● **Instructions to follow**
Every entry below should be written out again exactly.

● **Dataset**
________________________

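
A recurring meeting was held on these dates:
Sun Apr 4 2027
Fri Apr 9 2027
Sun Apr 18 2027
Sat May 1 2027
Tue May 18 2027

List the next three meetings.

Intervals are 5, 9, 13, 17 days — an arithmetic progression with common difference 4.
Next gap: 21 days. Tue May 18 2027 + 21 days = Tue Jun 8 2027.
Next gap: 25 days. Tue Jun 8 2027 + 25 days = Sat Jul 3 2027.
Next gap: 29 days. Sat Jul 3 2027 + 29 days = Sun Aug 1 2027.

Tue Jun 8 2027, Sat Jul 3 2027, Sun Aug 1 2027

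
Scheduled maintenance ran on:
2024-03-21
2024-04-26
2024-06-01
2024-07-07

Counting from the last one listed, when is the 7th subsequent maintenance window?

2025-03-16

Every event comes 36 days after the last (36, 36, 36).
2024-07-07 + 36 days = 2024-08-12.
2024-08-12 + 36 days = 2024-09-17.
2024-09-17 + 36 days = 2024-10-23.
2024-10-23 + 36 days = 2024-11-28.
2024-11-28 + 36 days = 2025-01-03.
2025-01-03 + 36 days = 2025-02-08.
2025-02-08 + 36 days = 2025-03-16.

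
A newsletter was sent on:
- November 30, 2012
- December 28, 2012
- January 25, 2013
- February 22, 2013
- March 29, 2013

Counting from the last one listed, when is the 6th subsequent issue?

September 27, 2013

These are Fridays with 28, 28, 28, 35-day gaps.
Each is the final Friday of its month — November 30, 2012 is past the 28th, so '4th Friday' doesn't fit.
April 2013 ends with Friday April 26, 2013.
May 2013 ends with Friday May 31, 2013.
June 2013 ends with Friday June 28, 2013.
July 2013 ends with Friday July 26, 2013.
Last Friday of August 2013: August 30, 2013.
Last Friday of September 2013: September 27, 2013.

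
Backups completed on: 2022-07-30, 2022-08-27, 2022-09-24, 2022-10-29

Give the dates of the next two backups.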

________________________

● **Task result**
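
A recurring meeting was held on these dates:
Sun Apr 4 2027
Fri Apr 9 2027
Sun Apr 18 2027
Sat May 1 2027
Tue May 18 2027

List the next three meetings.

Intervals are 5, 9, 13, 17 days — an arithmetic progression with common difference 4.
Next gap: 21 days. Tue May 18 2027 + 21 days = Tue Jun 8 2027.
Next gap: 25 days. Tue Jun 8 2027 + 25 days = Sat Jul 3 2027.
Next gap: 29 days. Sat Jul 3 2027 + 29 days = Sun Aug 1 2027.

Tue Jun 8 2027, Sat Jul 3 2027, Sun Aug 1 2027

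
Scheduled maintenance ran on:
2024-03-21
2024-04-26
2024-06-01
2024-07-07

Counting from the last one listed, when is the 7th subsequent maintenance window?

2025-03-16

Every event comes 36 days after the last (36, 36, 36).
2024-07-07 + 36 days = 2024-08-12.
2024-08-12 + 36 days = 2024-09-17.
2024-09-17 + 36 days = 2024-10-23.
2024-10-23 + 36 days = 2024-11-28.
2024-11-28 + 36 days = 2025-01-03.
2025-01-03 + 36 days = 2025-02-08.
2025-02-08 + 36 days = 2025-03-16.

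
A newsletter was sent on:
- November 30, 2012
- December 28, 2012
- January 25, 2013
- February 22, 2013
- March 29, 2013

Counting from the last one listed, when is the 6th subsequent issue?

September 27, 2013

These are Fridays with 28, 28, 28, 35-day gaps.
Each is the final Friday of its month — November 30, 2012 is past the 28th, so '4th Friday' doesn't fit.
April 2013 ends with Friday April 26, 2013.
May 2013 ends with Friday May 31, 2013.
June 2013 ends with Friday June 28, 2013.
July 2013 ends with Friday July 26, 2013.
Last Friday of August 2013: August 30, 2013.
Last Friday of September 2013: September 27, 2013.

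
Backups completed on: 2022-07-30, 2022-08-27, 2022-09-24, 2022-10-29

Give the dates of the next two backups.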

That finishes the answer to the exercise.